▶ **Action item**: Show each line of the data below that has the string "Function" in it.

[Materials provided]

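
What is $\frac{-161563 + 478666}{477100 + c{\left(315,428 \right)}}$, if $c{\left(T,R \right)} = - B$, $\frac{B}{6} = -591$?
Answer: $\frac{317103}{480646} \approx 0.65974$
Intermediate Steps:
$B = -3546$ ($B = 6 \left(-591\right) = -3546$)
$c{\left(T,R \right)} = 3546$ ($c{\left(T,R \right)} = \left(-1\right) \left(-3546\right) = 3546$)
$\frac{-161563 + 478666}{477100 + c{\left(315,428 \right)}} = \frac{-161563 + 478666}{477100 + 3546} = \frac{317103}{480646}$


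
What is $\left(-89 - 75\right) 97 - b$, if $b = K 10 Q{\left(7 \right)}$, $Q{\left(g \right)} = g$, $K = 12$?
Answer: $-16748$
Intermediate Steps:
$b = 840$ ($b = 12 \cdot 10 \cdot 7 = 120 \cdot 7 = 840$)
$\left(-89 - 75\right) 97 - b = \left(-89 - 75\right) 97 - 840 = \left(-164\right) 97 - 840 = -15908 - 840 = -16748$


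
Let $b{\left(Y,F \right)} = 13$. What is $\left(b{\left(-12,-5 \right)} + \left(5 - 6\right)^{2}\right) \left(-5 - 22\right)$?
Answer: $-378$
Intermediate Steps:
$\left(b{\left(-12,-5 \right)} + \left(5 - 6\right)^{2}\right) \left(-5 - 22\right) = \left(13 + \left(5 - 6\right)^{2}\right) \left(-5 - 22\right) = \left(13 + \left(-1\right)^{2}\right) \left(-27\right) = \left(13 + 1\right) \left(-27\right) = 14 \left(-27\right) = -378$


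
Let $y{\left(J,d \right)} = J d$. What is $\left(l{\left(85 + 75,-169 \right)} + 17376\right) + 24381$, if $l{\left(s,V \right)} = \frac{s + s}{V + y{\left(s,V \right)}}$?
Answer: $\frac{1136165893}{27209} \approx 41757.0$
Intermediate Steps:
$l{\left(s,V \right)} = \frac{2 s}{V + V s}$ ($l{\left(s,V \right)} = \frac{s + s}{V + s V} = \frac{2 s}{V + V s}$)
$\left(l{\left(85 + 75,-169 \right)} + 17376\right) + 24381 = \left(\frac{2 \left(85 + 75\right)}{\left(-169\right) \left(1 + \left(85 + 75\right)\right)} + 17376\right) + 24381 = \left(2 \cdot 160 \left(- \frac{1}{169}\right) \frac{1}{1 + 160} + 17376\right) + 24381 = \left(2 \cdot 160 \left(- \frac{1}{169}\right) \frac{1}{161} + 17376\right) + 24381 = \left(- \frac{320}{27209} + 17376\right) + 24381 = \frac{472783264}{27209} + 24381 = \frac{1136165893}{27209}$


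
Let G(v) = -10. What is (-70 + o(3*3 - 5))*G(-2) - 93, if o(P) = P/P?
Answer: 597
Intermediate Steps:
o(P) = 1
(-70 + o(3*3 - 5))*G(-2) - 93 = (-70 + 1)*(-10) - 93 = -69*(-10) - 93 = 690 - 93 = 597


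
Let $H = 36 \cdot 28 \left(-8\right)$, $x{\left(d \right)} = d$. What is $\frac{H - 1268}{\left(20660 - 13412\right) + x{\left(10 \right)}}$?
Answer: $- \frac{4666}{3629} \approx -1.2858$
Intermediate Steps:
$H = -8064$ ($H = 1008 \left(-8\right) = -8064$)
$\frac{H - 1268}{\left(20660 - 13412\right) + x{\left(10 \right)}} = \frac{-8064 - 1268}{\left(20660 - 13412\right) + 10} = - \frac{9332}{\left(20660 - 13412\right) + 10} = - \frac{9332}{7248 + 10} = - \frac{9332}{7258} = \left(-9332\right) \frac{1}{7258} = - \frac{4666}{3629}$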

[/Materials provided]
[Materials provided]

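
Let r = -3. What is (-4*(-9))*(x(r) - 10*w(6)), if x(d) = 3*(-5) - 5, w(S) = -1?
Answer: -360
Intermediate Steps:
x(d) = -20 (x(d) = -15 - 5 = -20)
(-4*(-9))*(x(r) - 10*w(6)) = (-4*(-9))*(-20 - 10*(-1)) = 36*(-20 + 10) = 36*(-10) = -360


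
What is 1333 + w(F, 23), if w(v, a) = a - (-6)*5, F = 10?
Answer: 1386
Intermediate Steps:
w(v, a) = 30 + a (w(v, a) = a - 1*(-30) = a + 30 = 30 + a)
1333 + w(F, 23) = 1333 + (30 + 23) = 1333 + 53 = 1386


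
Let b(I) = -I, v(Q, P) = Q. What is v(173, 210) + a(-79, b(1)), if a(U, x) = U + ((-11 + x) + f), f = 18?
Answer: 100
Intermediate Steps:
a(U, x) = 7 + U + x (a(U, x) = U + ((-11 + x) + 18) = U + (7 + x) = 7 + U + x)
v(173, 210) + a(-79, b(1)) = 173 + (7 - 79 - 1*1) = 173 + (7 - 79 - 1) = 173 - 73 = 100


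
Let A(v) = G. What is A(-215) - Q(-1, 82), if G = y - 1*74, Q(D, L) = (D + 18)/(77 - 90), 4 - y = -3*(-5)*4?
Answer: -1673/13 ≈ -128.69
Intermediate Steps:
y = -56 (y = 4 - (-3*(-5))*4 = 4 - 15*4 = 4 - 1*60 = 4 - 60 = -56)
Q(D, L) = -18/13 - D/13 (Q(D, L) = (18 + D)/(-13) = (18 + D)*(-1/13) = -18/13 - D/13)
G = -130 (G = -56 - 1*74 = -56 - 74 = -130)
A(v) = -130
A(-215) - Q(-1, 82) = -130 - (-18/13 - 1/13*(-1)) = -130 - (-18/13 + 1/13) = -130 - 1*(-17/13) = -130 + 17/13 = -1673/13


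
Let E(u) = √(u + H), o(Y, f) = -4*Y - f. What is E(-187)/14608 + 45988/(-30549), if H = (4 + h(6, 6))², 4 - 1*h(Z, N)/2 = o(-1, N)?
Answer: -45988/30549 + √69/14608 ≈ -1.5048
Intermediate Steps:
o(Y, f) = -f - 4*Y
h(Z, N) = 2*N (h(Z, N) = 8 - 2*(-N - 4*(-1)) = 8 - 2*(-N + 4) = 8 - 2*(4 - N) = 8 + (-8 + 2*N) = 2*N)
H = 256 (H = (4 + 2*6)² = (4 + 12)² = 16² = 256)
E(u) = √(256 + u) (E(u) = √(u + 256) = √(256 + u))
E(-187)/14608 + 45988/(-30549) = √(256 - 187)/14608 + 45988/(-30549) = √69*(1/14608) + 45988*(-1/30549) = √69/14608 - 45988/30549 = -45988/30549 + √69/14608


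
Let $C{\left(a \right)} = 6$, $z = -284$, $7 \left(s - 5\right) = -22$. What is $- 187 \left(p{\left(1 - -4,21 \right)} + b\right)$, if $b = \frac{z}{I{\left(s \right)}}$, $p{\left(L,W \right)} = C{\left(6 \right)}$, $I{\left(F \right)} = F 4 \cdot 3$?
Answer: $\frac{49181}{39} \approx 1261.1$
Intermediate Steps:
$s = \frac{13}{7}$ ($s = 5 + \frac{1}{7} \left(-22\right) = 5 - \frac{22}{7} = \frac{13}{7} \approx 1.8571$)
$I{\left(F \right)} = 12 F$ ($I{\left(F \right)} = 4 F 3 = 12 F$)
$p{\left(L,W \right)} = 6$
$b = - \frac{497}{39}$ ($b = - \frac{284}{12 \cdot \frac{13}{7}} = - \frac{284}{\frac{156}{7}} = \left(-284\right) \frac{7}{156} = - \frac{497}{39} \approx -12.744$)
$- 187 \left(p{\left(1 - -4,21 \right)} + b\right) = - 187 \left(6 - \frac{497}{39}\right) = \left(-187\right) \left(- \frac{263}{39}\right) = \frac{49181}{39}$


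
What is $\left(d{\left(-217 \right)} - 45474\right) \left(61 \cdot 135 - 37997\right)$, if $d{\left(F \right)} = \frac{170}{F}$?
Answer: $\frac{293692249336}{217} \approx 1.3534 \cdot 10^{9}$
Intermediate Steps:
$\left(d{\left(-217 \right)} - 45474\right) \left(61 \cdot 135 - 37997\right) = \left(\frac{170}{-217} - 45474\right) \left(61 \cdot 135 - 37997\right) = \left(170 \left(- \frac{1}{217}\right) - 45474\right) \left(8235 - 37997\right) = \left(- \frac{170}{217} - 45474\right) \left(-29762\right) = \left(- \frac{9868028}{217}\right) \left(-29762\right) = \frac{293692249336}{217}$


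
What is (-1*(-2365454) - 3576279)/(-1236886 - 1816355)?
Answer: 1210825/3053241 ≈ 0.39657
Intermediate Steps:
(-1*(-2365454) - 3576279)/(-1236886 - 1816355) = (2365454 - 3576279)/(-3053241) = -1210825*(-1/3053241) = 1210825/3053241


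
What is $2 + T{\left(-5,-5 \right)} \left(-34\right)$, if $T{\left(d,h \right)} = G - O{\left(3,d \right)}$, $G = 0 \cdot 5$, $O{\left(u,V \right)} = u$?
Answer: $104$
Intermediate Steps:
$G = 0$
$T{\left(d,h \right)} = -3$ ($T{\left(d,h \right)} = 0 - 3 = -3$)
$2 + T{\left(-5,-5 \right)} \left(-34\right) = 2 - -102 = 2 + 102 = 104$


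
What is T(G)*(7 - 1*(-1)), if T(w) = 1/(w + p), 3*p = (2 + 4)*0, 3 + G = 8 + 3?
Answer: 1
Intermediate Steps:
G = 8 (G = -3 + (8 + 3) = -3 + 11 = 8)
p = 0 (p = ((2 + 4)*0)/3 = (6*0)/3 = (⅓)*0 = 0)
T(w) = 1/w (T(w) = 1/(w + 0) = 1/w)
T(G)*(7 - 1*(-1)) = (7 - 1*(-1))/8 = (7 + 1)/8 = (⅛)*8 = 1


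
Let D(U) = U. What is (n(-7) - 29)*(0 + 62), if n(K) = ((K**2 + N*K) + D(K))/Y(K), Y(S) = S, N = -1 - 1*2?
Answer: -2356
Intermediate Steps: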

[/Materials provided]
[Materials provided]

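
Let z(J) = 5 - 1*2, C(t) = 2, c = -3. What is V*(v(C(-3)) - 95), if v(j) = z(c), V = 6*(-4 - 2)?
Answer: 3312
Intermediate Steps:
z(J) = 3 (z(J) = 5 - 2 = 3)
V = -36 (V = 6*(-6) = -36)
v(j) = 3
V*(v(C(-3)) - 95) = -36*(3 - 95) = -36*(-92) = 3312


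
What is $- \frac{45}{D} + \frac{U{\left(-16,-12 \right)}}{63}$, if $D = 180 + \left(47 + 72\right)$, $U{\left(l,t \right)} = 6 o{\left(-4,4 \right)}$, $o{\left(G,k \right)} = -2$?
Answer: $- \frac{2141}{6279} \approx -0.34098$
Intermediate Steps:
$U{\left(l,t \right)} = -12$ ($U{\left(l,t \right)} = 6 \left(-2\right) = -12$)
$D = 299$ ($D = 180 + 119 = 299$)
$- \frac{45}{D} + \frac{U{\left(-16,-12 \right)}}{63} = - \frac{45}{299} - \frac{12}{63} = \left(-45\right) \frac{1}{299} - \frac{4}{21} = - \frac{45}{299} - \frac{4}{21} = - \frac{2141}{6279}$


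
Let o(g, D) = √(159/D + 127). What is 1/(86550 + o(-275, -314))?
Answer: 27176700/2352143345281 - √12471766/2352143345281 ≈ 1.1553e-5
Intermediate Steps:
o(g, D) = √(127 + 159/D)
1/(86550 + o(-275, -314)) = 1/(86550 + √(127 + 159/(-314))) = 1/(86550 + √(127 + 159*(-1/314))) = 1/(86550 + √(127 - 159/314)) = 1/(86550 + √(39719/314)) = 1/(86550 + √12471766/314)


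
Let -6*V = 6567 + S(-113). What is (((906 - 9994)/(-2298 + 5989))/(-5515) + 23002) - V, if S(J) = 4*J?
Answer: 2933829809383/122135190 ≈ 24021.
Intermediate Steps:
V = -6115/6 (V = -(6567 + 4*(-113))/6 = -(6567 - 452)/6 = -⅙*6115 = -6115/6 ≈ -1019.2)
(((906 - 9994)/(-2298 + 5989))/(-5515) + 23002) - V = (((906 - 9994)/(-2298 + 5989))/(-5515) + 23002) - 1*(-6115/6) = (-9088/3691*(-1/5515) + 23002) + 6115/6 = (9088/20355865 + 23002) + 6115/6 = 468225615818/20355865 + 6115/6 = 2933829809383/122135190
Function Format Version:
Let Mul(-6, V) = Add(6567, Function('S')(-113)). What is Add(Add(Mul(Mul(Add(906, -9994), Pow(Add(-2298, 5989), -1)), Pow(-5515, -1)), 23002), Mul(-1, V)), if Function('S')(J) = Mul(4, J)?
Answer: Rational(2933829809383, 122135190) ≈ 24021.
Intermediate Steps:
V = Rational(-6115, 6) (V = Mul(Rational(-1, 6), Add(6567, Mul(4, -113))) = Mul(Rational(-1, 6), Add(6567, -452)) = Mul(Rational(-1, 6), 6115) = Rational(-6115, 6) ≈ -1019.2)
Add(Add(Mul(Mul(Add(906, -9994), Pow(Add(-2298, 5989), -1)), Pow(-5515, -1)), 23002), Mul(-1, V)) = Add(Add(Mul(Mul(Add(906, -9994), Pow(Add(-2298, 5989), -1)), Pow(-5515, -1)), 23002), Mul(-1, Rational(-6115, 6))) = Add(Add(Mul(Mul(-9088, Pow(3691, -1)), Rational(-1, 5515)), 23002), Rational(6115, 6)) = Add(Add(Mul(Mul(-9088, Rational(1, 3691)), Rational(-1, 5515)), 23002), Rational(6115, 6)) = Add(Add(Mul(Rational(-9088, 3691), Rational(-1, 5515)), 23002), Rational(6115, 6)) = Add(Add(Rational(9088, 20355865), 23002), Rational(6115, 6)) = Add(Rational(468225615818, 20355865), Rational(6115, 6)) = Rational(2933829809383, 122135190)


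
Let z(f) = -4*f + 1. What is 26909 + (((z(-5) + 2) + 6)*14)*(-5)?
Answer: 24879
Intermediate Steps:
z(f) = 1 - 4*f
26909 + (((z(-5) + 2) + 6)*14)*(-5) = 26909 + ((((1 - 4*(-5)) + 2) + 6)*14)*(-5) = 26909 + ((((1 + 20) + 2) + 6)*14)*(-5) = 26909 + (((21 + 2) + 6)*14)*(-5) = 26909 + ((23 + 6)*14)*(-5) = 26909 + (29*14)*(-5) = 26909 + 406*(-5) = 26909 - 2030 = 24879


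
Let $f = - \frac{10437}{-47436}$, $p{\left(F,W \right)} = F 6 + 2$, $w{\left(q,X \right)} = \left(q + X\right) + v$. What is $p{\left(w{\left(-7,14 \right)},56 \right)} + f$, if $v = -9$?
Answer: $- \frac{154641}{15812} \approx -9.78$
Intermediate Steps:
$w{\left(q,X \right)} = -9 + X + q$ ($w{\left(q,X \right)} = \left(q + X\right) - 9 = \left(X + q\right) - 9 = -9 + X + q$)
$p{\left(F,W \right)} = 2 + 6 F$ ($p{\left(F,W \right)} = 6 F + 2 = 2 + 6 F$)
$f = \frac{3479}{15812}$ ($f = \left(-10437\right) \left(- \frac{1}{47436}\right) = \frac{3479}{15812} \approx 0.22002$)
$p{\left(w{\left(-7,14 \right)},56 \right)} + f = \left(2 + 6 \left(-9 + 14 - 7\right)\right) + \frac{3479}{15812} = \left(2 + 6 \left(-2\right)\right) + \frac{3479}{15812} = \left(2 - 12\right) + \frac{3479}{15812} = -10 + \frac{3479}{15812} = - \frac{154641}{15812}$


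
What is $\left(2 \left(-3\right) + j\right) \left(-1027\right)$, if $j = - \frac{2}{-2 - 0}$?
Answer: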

[/Materials provided]

▶ **Response area**:
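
Function Format Version:
Let Mul(-6, V) = Add(6567, Function('S')(-113)). What is Add(Add(Mul(Mul(Add(906, -9994), Pow(Add(-2298, 5989), -1)), Pow(-5515, -1)), 23002), Mul(-1, V)), if Function('S')(J) = Mul(4, J)?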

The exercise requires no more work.